**THE DATA**

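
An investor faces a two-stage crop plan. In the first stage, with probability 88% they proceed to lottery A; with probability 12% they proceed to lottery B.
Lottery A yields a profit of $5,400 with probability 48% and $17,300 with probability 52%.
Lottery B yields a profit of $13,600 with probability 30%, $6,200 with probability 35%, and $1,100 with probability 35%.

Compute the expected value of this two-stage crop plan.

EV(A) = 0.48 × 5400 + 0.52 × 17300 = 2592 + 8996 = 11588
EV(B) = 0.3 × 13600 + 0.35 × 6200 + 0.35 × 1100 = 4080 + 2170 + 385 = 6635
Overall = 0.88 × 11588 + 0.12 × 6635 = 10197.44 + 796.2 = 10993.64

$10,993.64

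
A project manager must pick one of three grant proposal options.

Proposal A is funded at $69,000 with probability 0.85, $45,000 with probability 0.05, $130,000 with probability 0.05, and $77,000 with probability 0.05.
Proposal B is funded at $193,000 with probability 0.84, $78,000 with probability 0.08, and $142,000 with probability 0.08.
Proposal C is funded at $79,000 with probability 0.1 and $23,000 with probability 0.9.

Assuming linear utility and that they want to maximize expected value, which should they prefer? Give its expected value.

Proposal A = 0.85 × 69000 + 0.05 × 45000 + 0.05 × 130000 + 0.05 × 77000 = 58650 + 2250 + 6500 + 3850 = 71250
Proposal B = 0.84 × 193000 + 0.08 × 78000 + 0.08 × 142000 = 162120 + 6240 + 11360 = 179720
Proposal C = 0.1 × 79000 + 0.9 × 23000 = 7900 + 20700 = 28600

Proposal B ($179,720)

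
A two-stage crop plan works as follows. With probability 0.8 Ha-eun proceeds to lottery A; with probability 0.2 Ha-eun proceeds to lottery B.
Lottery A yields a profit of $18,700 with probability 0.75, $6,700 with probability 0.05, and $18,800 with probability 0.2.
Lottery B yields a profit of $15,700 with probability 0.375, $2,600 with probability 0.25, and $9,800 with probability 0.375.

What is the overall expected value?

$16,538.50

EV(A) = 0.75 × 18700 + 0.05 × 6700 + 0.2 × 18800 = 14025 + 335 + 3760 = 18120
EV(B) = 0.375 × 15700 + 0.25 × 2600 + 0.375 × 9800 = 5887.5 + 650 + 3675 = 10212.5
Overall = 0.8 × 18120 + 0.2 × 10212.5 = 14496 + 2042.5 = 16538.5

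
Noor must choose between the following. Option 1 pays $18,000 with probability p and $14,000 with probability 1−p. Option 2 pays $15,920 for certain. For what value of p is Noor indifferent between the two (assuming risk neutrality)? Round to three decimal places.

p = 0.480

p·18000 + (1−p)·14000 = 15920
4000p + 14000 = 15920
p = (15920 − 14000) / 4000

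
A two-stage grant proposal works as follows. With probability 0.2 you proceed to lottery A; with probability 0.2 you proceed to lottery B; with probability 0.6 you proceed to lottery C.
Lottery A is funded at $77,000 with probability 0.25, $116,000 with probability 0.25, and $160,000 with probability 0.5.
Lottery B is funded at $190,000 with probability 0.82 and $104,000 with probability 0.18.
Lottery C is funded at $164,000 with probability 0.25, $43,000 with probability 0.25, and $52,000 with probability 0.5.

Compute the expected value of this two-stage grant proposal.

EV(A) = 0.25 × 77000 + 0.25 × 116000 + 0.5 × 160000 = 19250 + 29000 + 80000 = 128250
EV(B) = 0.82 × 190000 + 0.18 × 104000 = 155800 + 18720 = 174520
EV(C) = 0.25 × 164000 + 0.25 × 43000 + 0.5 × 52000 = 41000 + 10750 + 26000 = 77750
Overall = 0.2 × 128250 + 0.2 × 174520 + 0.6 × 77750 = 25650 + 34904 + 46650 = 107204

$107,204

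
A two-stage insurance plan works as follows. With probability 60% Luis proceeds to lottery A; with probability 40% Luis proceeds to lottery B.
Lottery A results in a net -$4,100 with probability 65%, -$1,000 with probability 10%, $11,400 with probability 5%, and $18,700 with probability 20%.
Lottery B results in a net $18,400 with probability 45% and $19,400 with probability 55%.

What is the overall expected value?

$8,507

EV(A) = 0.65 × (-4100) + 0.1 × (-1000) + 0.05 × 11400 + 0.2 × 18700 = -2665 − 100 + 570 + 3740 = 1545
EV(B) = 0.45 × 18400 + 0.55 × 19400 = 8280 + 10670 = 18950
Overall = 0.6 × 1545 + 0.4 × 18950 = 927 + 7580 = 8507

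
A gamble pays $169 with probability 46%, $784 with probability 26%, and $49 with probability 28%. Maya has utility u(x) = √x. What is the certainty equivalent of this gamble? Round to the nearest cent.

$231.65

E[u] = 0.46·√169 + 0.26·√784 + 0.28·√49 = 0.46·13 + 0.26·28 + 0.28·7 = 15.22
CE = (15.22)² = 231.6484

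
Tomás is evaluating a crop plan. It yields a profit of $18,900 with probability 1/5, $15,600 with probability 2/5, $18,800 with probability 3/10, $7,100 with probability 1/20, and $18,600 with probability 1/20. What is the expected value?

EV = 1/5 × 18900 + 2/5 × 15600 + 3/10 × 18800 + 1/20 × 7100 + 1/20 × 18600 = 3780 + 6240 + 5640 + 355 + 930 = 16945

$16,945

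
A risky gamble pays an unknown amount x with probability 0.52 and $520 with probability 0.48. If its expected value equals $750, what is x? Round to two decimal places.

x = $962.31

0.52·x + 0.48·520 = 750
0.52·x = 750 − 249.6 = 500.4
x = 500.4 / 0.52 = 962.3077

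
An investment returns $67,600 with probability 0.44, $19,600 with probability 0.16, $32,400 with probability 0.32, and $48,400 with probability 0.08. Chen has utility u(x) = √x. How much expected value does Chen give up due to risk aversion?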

**THE PROBLEM**
Looking at the records above, which lines contain "results"? Copy those lines.

**ANSWER**
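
Lottery A results in a net -$4,100 with probability 65%, -$1,000 with probability 10%, $11,400 with probability 5%, and $18,700 with probability 20%.
Lottery B results in a net $18,400 with probability 45% and $19,400 with probability 55%.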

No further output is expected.